Extracted material START

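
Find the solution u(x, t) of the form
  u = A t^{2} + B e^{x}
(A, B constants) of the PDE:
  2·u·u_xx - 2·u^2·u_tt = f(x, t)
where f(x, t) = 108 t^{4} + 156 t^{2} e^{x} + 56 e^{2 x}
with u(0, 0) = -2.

Substitute the ansatz u = A t^{2} + B e^{x} into the left-hand side.
Derivatives of the ansatz:
  u_xx = B e^{x}
  u_tt = 2 A
Term by term:
  2·u·u_xx = 2 A B t^{2} e^{x} + 2 B^{2} e^{2 x}
  -2·u^2·u_tt = - 4 A^{3} t^{4} - 8 A^{2} B t^{2} e^{x} - 4 A B^{2} e^{2 x}
So the left-hand side equals
  - 4 A^{3} t^{4} - 8 A^{2} B t^{2} e^{x} - 4 A B^{2} e^{2 x} + 2 A B t^{2} e^{x} + 2 B^{2} e^{2 x}
This must equal f(x, t) = 108 t^{4} + 156 t^{2} e^{x} + 56 e^{2 x} identically.
Matching coefficients of the independent functions:
  [t^{4}]:  - 4 A^{3} = 108
  [t^{2} e^{x}]:  - 8 A^{2} B + 2 A B = 156
  [e^{2 x}]:  - 4 A B^{2} + 2 B^{2} = 56
Solving: A = -3, B = -2.
Check against the point condition:
  u(0, 0) = -2  ⟹  B = -2  ✓
Hence u(x, t) = - 3 t^{2} - 2 e^{x}.

Answer: u(x, t) = - 3 t^{2} - 2 e^{x}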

Extracted material END

■ Exercise brief: When you copy the data, keep every line word for word.

■ Exercise result:
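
Find the solution u(x, t) of the form
  u = A t^{2} + B e^{x}
(A, B constants) of the PDE:
  2·u·u_xx - 2·u^2·u_tt = f(x, t)
where f(x, t) = 108 t^{4} + 156 t^{2} e^{x} + 56 e^{2 x}
with u(0, 0) = -2.

Substitute the ansatz u = A t^{2} + B e^{x} into the left-hand side.
Derivatives of the ansatz:
  u_xx = B e^{x}
  u_tt = 2 A
Term by term:
  2·u·u_xx = 2 A B t^{2} e^{x} + 2 B^{2} e^{2 x}
  -2·u^2·u_tt = - 4 A^{3} t^{4} - 8 A^{2} B t^{2} e^{x} - 4 A B^{2} e^{2 x}
So the left-hand side equals
  - 4 A^{3} t^{4} - 8 A^{2} B t^{2} e^{x} - 4 A B^{2} e^{2 x} + 2 A B t^{2} e^{x} + 2 B^{2} e^{2 x}
This must equal f(x, t) = 108 t^{4} + 156 t^{2} e^{x} + 56 e^{2 x} identically.
Matching coefficients of the independent functions:
  [t^{4}]:  - 4 A^{3} = 108
  [t^{2} e^{x}]:  - 8 A^{2} B + 2 A B = 156
  [e^{2 x}]:  - 4 A B^{2} + 2 B^{2} = 56
Solving: A = -3, B = -2.
Check against the point condition:
  u(0, 0) = -2  ⟹  B = -2  ✓
Hence u(x, t) = - 3 t^{2} - 2 e^{x}.

Answer: u(x, t) = - 3 t^{2} - 2 e^{x}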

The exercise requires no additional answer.